### TASK ITEM
Reproduce each entry below verbatim.

Saved data entries:
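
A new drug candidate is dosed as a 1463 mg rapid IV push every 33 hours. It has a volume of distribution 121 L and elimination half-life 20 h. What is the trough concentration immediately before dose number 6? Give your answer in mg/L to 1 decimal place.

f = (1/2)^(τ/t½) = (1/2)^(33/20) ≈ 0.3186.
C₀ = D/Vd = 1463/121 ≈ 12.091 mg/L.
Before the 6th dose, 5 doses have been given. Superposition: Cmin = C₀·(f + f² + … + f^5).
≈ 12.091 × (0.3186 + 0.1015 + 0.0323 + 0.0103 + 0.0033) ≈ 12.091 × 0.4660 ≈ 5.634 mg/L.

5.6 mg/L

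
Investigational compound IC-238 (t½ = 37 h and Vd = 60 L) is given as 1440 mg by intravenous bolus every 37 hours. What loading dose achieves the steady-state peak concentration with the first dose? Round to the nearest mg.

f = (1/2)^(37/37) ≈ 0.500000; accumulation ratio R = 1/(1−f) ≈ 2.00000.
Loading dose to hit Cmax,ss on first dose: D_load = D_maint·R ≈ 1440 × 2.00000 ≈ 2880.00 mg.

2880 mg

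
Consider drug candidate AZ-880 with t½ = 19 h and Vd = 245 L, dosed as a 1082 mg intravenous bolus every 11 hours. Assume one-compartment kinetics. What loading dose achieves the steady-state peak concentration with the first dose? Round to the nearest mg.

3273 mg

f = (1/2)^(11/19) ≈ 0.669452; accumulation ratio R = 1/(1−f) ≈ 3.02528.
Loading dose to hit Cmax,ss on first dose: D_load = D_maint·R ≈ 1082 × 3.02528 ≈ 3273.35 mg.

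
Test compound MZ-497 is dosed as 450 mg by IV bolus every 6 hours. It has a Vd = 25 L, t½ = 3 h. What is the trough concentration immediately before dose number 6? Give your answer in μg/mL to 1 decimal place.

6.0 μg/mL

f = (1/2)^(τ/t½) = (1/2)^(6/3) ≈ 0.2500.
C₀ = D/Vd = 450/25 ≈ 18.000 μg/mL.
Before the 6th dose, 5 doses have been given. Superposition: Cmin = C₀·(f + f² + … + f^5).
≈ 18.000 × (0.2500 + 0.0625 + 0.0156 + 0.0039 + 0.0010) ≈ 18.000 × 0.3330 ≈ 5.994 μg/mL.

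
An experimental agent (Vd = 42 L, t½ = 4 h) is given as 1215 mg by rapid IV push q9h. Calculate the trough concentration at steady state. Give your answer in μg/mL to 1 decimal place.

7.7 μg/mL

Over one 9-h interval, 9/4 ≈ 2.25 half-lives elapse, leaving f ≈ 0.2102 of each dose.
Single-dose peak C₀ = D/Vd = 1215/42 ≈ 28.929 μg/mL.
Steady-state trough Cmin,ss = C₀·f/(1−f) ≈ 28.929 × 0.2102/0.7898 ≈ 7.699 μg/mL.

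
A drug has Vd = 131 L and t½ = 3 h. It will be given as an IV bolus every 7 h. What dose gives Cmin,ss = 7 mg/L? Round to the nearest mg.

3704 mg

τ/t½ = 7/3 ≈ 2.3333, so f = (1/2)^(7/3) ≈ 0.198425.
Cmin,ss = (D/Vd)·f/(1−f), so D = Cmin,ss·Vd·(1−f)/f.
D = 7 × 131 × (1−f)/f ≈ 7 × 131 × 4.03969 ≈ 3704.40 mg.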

### TASK RESULT
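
A new drug candidate is dosed as a 1463 mg rapid IV push every 33 hours. It has a volume of distribution 121 L and elimination half-life 20 h. What is the trough concentration immediately before dose number 6? Give your answer in mg/L to 1 decimal place.

f = (1/2)^(τ/t½) = (1/2)^(33/20) ≈ 0.3186.
C₀ = D/Vd = 1463/121 ≈ 12.091 mg/L.
Before the 6th dose, 5 doses have been given. Superposition: Cmin = C₀·(f + f² + … + f^5).
≈ 12.091 × (0.3186 + 0.1015 + 0.0323 + 0.0103 + 0.0033) ≈ 12.091 × 0.4660 ≈ 5.634 mg/L.

5.6 mg/L

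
Investigational compound IC-238 (t½ = 37 h and Vd = 60 L) is given as 1440 mg by intravenous bolus every 37 hours. What loading dose achieves the steady-state peak concentration with the first dose? Round to the nearest mg.

f = (1/2)^(37/37) ≈ 0.500000; accumulation ratio R = 1/(1−f) ≈ 2.00000.
Loading dose to hit Cmax,ss on first dose: D_load = D_maint·R ≈ 1440 × 2.00000 ≈ 2880.00 mg.

2880 mg

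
Consider drug candidate AZ-880 with t½ = 19 h and Vd = 245 L, dosed as a 1082 mg intravenous bolus every 11 hours. Assume one-compartment kinetics. What loading dose achieves the steady-state peak concentration with the first dose? Round to the nearest mg.

3273 mg

f = (1/2)^(11/19) ≈ 0.669452; accumulation ratio R = 1/(1−f) ≈ 3.02528.
Loading dose to hit Cmax,ss on first dose: D_load = D_maint·R ≈ 1082 × 3.02528 ≈ 3273.35 mg.

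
Test compound MZ-497 is dosed as 450 mg by IV bolus every 6 hours. It has a Vd = 25 L, t½ = 3 h. What is the trough concentration immediately before dose number 6? Give your answer in μg/mL to 1 decimal place.

6.0 μg/mL

f = (1/2)^(τ/t½) = (1/2)^(6/3) ≈ 0.2500.
C₀ = D/Vd = 450/25 ≈ 18.000 μg/mL.
Before the 6th dose, 5 doses have been given. Superposition: Cmin = C₀·(f + f² + … + f^5).
≈ 18.000 × (0.2500 + 0.0625 + 0.0156 + 0.0039 + 0.0010) ≈ 18.000 × 0.3330 ≈ 5.994 μg/mL.

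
An experimental agent (Vd = 42 L, t½ = 4 h) is given as 1215 mg by rapid IV push q9h. Calculate the trough concentration at steady state. Give your answer in μg/mL to 1 decimal place.

7.7 μg/mL

Over one 9-h interval, 9/4 ≈ 2.25 half-lives elapse, leaving f ≈ 0.2102 of each dose.
Single-dose peak C₀ = D/Vd = 1215/42 ≈ 28.929 μg/mL.
Steady-state trough Cmin,ss = C₀·f/(1−f) ≈ 28.929 × 0.2102/0.7898 ≈ 7.699 μg/mL.

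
A drug has Vd = 131 L and t½ = 3 h. It will be given as an IV bolus every 7 h. What dose gives Cmin,ss = 7 mg/L? Round to the nearest mg.

3704 mg

τ/t½ = 7/3 ≈ 2.3333, so f = (1/2)^(7/3) ≈ 0.198425.
Cmin,ss = (D/Vd)·f/(1−f), so D = Cmin,ss·Vd·(1−f)/f.
D = 7 × 131 × (1−f)/f ≈ 7 × 131 × 4.03969 ≈ 3704.40 mg.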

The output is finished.